**PROVIDED INFORMATION**
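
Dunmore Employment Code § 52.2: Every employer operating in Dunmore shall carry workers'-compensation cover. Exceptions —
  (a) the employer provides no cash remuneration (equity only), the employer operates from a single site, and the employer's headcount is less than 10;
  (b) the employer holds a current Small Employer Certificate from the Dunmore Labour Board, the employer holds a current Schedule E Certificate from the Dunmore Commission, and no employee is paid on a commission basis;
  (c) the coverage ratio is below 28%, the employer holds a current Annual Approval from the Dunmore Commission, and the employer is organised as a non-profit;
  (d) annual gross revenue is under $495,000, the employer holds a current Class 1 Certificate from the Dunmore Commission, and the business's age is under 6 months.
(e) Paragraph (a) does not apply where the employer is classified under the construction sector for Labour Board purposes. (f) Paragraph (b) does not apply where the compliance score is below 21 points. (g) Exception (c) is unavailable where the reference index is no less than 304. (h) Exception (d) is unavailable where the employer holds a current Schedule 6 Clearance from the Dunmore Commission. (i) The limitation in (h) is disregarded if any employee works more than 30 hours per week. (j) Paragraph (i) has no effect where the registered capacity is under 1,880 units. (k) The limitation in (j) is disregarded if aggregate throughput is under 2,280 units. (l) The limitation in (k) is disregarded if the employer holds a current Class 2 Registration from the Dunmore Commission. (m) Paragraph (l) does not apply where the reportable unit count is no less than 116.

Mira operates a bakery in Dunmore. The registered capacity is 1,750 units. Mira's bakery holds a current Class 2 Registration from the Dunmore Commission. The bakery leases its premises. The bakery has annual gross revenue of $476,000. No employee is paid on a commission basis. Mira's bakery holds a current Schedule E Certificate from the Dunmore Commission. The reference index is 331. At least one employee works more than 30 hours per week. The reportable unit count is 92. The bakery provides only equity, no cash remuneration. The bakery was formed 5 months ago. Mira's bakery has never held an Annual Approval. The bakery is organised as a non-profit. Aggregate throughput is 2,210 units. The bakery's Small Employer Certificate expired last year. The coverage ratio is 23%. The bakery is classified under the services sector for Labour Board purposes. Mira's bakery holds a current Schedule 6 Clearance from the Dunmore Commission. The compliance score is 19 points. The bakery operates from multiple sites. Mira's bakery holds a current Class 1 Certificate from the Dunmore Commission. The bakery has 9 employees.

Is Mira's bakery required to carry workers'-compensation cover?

Yes — Mira's bakery must carry workers'-compensation cover.

Exception (a) does not apply: the employer operates from multiple sites.
Exception (b) requires that the employer holds a current Small Employer Certificate from the Dunmore Labour Board; but the Small Employer Certificate has expired, so (b) is unavailable.
Exception (c) requires that the employer holds a current Annual Approval from the Dunmore Commission; but there is no Annual Approval in force, so (c) is unavailable.
Exception (d)'s conditions are all satisfied: annual gross revenue is $476,000, under the $495,000 limit; a current Class 1 Certificate is held; the business's age is 5 months, under the 6 months limit. Turning to paragraphs (h)–(m): (h) operates — a current Schedule 6 Clearance is held. (i) would limit (h) — at least one employee exceeds 30 hours/week — but (j) sets (i) aside: (j) operates against (i): the registered capacity is 1,750 units, under the 1,880 units limit. (k) would limit (j) — aggregate throughput is 2,210 units, under the 2,280 units limit — but (l) sets (k) aside: (l) operates — a current Class 2 Registration is held. (m), which would lift (l), is not engaged — the reportable unit count is 92, short of 116. So (d) is unavailable.
Every exception is unavailable, so the rule governs.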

**WHAT THE EXERCISE ASKS**
Reproduce word for word the material above, beginning with the line that contains "(a) the employer" and ending with the line that contains "(e) Paragraph (a)".

**REPLY TO THE EXERCISE**
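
  (a) the employer provides no cash remuneration (equity only), the employer operates from a single site, and the employer's headcount is less than 10;
  (b) the employer holds a current Small Employer Certificate from the Dunmore Labour Board, the employer holds a current Schedule E Certificate from the Dunmore Commission, and no employee is paid on a commission basis;
  (c) the coverage ratio is below 28%, the employer holds a current Annual Approval from the Dunmore Commission, and the employer is organised as a non-profit;
  (d) annual gross revenue is under $495,000, the employer holds a current Class 1 Certificate from the Dunmore Commission, and the business's age is under 6 months.
(e) Paragraph (a) does not apply where the employer is classified under the construction sector for Labour Board purposes. (f) Paragraph (b) does not apply where the compliance score is below 21 points. (g) Exception (c) is unavailable where the reference index is no less than 304. (h) Exception (d) is unavailable where the employer holds a current Schedule 6 Clearance from the Dunmore Commission. (i) The limitation in (h) is disregarded if any employee works more than 30 hours per week. (j) Paragraph (i) has no effect where the registered capacity is under 1,880 units. (k) The limitation in (j) is disregarded if aggregate throughput is under 2,280 units. (l) The limitation in (k) is disregarded if the employer holds a current Class 2 Registration from the Dunmore Commission. (m) Paragraph (l) does not apply where the reportable unit count is no less than 116.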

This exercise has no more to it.